Records to use >>
※

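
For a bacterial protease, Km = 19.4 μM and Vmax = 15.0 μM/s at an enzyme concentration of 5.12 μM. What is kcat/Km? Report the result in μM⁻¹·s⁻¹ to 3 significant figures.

kcat = Vmax/[E]total = 15.0/5.12 = 2.93 s⁻¹.
kcat/Km = 2.93/19.4 = 0.151 μM⁻¹·s⁻¹.

0.151 μM⁻¹·s⁻¹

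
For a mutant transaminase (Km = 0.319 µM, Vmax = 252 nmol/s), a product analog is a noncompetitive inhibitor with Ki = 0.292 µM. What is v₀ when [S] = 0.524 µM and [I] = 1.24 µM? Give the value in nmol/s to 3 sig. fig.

With α = 1 + [I]/Ki = 1 + 1.24/0.292 = 5.247, the noncompetitive rate law is v = (Vmax/α)·[S] / (Km + [S]).
v = (252/5.247)×0.524 / (0.319 + 0.524) = 25.17/0.8430 = 29.9 nmol/s.

29.9 nmol/s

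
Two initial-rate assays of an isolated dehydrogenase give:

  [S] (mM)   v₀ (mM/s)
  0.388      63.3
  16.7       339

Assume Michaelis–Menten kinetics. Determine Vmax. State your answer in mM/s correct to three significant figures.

In reciprocal form, 1/v = (Km/Vmax)·(1/[S]) + 1/Vmax. The two points give (1/[S], 1/v) = (2.577, 0.01580) and (0.05988, 0.002950).
Slope = (0.01580 − 0.002950)/(2.577 − 0.05988) = 0.005104; intercept = 0.01580 − 0.005104×2.577 = 0.002644.
Vmax = 1/intercept = 378 mM/s; Km = slope × Vmax = 0.005104 × 378 = 1.93 mM.

378 mM/s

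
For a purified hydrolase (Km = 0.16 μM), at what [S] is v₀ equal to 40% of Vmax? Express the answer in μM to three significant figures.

0.107 μM

v/Vmax = [S]/(Km+[S]) = 0.4, so [S] = Km·0.4/(1 − 0.4) = 0.16 × 0.6667.
[S] = 0.107 μM.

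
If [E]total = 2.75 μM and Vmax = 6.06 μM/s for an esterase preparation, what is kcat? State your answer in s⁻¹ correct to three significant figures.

kcat = Vmax/[E]total = 6.06 μM/s / 2.75 μM = 2.20 s⁻¹.

2.20 s⁻¹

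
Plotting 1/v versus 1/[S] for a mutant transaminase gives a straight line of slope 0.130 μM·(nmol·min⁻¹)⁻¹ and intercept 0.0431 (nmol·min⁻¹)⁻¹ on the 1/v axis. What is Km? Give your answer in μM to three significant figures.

y-intercept = 1/Vmax ⇒ Vmax = 23.2 nmol·min⁻¹; slope = Km/Vmax ⇒ Km = slope × Vmax.
Km = 0.130 × 23.2 = 3.02 μM.

3.02 μM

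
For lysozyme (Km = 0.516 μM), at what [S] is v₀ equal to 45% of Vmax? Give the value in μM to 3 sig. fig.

v/Vmax = [S]/(Km+[S]) = 0.45, so [S] = Km·0.45/(1 − 0.45) = 0.516 × 0.8182.
[S] = 0.422 μM.

0.422 μM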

※

Problem to work on >>
An exact copy of every entry is what's needed, so retype them all.

Task result >>
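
For a bacterial protease, Km = 19.4 μM and Vmax = 15.0 μM/s at an enzyme concentration of 5.12 μM. What is kcat/Km? Report the result in μM⁻¹·s⁻¹ to 3 significant figures.

kcat = Vmax/[E]total = 15.0/5.12 = 2.93 s⁻¹.
kcat/Km = 2.93/19.4 = 0.151 μM⁻¹·s⁻¹.

0.151 μM⁻¹·s⁻¹

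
For a mutant transaminase (Km = 0.319 µM, Vmax = 252 nmol/s), a product analog is a noncompetitive inhibitor with Ki = 0.292 µM. What is v₀ when [S] = 0.524 µM and [I] = 1.24 µM? Give the value in nmol/s to 3 sig. fig.

With α = 1 + [I]/Ki = 1 + 1.24/0.292 = 5.247, the noncompetitive rate law is v = (Vmax/α)·[S] / (Km + [S]).
v = (252/5.247)×0.524 / (0.319 + 0.524) = 25.17/0.8430 = 29.9 nmol/s.

29.9 nmol/s

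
Two initial-rate assays of an isolated dehydrogenase give:

  [S] (mM)   v₀ (mM/s)
  0.388      63.3
  16.7       339

Assume Michaelis–Menten kinetics. Determine Vmax. State your answer in mM/s correct to three significant figures.

In reciprocal form, 1/v = (Km/Vmax)·(1/[S]) + 1/Vmax. The two points give (1/[S], 1/v) = (2.577, 0.01580) and (0.05988, 0.002950).
Slope = (0.01580 − 0.002950)/(2.577 − 0.05988) = 0.005104; intercept = 0.01580 − 0.005104×2.577 = 0.002644.
Vmax = 1/intercept = 378 mM/s; Km = slope × Vmax = 0.005104 × 378 = 1.93 mM.

378 mM/s

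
For a purified hydrolase (Km = 0.16 μM), at what [S] is v₀ equal to 40% of Vmax? Express the answer in μM to three significant figures.

0.107 μM

v/Vmax = [S]/(Km+[S]) = 0.4, so [S] = Km·0.4/(1 − 0.4) = 0.16 × 0.6667.
[S] = 0.107 μM.

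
If [E]total = 2.75 μM and Vmax = 6.06 μM/s for an esterase preparation, what is kcat? State your answer in s⁻¹ correct to three significant figures.

kcat = Vmax/[E]total = 6.06 μM/s / 2.75 μM = 2.20 s⁻¹.

2.20 s⁻¹

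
Plotting 1/v versus 1/[S] for a mutant transaminase gives a straight line of slope 0.130 μM·(nmol·min⁻¹)⁻¹ and intercept 0.0431 (nmol·min⁻¹)⁻¹ on the 1/v axis. What is Km? Give your answer in μM to three significant figures.

y-intercept = 1/Vmax ⇒ Vmax = 23.2 nmol·min⁻¹; slope = Km/Vmax ⇒ Km = slope × Vmax.
Km = 0.130 × 23.2 = 3.02 μM.

3.02 μM

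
For lysozyme (Km = 0.516 μM), at what [S] is v₀ equal to 45% of Vmax? Give the value in μM to 3 sig. fig.

v/Vmax = [S]/(Km+[S]) = 0.45, so [S] = Km·0.45/(1 − 0.45) = 0.516 × 0.8182.
[S] = 0.422 μM.

0.422 μM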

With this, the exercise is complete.